▸ **Problem requirements**: Which lines of the data contain the string "Current"? Copy every one.

○ ○ ○ ○

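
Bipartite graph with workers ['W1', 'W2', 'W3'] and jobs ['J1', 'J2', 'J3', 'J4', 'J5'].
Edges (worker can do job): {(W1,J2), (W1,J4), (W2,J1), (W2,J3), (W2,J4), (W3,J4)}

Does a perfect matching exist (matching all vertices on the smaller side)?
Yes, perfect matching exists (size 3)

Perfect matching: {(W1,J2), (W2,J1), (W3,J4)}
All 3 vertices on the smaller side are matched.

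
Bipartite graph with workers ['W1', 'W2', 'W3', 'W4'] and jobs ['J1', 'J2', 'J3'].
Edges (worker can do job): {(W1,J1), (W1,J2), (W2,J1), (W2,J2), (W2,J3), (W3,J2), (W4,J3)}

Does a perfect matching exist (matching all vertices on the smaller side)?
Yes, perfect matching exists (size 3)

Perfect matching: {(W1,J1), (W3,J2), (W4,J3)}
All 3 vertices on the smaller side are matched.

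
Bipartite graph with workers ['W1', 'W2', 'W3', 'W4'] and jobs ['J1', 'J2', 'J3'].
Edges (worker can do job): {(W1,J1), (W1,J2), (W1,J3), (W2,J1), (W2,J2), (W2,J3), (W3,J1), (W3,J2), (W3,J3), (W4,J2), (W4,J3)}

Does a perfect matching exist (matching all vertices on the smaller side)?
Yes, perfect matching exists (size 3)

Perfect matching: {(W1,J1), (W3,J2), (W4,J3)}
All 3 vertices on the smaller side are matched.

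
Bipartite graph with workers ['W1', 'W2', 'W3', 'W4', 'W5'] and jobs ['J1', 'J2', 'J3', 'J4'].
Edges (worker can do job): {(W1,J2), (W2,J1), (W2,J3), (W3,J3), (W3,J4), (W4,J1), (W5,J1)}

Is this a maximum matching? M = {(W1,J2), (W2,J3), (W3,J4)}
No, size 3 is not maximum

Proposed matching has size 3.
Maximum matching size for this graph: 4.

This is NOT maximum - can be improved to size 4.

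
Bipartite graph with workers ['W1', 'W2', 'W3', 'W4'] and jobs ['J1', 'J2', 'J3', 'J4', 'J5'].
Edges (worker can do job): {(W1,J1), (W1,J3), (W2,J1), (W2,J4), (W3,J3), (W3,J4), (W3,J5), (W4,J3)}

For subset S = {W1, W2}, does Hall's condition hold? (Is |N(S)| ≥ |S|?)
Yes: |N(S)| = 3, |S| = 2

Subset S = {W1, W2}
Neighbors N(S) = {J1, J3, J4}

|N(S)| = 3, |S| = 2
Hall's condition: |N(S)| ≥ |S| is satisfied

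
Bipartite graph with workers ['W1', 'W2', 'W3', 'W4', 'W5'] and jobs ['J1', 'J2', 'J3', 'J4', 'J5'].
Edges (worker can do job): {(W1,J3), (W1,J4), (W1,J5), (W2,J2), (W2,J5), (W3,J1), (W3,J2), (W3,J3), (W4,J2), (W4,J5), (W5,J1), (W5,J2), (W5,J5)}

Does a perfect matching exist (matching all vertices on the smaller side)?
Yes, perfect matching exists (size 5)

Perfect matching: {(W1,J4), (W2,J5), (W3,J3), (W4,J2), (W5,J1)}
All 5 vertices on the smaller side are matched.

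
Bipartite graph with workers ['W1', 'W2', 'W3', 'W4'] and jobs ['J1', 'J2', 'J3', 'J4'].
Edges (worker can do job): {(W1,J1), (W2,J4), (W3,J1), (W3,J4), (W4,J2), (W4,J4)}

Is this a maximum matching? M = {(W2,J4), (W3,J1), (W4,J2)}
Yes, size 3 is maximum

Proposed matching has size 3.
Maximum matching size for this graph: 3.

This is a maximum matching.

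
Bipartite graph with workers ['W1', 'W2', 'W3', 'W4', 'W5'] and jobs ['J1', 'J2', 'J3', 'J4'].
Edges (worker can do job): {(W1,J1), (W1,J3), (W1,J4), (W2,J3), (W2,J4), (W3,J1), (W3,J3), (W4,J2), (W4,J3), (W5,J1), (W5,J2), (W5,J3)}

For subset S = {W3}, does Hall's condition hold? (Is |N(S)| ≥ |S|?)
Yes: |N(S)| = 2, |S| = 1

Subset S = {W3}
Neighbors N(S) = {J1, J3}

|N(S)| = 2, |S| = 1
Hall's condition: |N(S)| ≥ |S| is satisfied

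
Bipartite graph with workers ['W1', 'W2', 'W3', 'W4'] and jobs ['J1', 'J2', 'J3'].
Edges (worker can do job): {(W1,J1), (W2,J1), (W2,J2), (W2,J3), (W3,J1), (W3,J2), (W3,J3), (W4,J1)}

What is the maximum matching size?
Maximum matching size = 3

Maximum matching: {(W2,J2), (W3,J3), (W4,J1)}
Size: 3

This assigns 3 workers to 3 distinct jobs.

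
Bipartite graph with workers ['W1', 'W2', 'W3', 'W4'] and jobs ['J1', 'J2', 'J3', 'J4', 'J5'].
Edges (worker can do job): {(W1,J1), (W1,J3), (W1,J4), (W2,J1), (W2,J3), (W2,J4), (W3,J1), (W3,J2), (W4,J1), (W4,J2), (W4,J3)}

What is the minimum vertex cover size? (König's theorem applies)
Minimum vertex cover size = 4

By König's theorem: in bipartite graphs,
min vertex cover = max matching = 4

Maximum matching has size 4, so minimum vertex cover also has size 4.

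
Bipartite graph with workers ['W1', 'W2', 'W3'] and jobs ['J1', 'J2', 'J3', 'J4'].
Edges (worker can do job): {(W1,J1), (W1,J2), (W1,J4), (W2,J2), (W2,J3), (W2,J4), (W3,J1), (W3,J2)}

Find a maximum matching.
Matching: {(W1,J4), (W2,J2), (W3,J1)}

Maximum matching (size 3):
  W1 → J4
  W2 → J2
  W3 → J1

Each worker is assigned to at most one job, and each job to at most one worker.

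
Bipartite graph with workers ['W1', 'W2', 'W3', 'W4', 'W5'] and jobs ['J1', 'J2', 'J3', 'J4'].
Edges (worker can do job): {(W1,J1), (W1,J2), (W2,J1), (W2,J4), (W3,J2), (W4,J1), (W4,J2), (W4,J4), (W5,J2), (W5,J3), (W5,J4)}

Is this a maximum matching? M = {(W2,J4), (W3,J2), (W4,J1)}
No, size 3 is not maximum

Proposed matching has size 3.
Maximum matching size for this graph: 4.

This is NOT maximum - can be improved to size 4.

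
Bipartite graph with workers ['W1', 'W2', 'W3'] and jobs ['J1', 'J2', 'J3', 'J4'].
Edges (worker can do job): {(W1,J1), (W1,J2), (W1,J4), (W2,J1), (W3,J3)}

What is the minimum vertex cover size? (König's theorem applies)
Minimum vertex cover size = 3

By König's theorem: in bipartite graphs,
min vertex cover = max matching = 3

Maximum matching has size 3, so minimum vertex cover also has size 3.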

○ ○ ○ ○

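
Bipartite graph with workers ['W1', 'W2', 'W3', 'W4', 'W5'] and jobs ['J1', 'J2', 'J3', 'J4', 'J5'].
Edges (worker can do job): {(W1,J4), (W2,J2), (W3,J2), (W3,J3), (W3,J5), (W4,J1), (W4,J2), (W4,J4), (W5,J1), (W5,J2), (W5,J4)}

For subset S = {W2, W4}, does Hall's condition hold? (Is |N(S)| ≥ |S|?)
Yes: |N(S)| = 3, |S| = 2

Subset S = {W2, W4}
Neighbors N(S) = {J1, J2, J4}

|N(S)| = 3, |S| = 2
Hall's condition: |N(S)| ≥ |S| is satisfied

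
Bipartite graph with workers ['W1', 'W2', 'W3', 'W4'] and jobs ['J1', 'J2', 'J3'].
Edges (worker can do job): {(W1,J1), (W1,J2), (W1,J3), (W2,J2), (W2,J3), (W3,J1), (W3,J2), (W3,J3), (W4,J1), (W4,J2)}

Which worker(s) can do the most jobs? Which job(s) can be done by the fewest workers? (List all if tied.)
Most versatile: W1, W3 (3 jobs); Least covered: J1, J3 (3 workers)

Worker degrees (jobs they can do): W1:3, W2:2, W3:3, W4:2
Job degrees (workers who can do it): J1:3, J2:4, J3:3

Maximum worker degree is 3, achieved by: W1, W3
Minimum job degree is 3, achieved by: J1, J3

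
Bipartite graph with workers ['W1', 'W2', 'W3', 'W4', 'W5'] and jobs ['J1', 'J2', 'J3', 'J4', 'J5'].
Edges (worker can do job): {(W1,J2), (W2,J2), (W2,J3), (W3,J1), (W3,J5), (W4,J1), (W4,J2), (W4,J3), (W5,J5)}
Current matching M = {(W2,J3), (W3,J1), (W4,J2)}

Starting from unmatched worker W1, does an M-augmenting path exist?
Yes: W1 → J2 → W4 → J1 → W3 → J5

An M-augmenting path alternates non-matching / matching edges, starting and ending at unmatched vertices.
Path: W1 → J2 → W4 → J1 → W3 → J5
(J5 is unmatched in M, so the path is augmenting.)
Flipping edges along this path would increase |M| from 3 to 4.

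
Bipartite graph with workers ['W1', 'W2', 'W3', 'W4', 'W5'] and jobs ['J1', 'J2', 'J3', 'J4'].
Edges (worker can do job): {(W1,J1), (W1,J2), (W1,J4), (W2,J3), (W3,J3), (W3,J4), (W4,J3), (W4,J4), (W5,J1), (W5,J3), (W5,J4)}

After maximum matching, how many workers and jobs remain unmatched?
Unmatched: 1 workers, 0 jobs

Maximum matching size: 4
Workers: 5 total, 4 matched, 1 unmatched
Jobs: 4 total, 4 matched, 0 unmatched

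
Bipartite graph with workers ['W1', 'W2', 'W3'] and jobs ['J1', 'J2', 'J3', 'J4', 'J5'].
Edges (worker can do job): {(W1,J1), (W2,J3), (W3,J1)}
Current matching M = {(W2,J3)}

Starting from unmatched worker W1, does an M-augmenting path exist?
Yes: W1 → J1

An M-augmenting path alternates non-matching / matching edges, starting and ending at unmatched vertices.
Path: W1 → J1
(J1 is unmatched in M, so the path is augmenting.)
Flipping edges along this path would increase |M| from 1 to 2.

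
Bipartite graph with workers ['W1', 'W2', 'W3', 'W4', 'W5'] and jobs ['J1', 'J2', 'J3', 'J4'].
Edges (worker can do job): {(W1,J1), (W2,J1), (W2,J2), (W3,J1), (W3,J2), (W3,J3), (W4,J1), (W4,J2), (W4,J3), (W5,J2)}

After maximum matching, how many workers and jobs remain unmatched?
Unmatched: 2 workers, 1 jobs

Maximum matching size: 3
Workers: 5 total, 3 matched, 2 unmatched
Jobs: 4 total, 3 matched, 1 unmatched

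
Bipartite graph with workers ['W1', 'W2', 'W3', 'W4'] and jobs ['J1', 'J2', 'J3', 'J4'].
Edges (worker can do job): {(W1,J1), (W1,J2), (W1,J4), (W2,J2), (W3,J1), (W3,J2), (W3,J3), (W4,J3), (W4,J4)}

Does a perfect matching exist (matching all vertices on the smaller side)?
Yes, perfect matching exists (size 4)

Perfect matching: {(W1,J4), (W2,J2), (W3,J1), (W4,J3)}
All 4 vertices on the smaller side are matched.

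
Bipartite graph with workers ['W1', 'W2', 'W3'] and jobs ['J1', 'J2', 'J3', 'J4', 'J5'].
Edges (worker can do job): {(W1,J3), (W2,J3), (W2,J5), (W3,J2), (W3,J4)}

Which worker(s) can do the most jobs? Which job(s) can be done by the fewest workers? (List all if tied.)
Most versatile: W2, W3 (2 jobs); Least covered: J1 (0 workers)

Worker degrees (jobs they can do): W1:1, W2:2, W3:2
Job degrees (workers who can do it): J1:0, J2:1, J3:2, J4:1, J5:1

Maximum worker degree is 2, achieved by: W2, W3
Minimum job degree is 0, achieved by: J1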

○ ○ ○ ○

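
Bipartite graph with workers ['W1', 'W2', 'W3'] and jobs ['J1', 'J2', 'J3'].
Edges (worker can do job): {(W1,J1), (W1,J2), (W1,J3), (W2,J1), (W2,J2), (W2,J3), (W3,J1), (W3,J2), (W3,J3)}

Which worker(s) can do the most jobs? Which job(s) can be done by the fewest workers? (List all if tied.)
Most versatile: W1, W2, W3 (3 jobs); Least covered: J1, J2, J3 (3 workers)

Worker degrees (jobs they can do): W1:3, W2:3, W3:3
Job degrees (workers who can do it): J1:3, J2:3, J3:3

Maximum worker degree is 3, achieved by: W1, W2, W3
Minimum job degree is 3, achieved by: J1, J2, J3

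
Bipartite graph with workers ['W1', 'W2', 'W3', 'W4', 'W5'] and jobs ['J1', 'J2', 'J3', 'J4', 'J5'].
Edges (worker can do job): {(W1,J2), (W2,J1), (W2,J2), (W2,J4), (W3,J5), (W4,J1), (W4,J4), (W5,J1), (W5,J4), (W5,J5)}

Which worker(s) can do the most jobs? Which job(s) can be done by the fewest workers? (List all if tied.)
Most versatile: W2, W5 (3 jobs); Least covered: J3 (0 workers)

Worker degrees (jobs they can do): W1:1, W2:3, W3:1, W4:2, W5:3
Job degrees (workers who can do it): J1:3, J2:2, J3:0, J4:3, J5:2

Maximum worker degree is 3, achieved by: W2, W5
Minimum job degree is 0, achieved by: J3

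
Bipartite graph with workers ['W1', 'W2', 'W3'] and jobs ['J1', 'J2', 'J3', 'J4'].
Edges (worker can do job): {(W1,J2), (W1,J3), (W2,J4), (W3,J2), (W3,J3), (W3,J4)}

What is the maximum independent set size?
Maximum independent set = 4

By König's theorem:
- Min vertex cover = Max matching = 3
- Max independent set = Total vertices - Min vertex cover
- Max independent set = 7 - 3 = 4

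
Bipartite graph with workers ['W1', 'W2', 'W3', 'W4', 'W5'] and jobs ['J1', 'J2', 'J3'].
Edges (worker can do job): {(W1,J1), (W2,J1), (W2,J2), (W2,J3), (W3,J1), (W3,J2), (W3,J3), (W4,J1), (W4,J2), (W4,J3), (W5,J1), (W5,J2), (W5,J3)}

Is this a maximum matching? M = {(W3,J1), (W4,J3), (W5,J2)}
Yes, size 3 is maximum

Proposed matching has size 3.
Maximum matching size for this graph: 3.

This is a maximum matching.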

○ ○ ○ ○

▸ **Solution to the exercise**:
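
Current matching M = {(W2,J3), (W3,J1), (W4,J2)}
Current matching M = {(W2,J3)}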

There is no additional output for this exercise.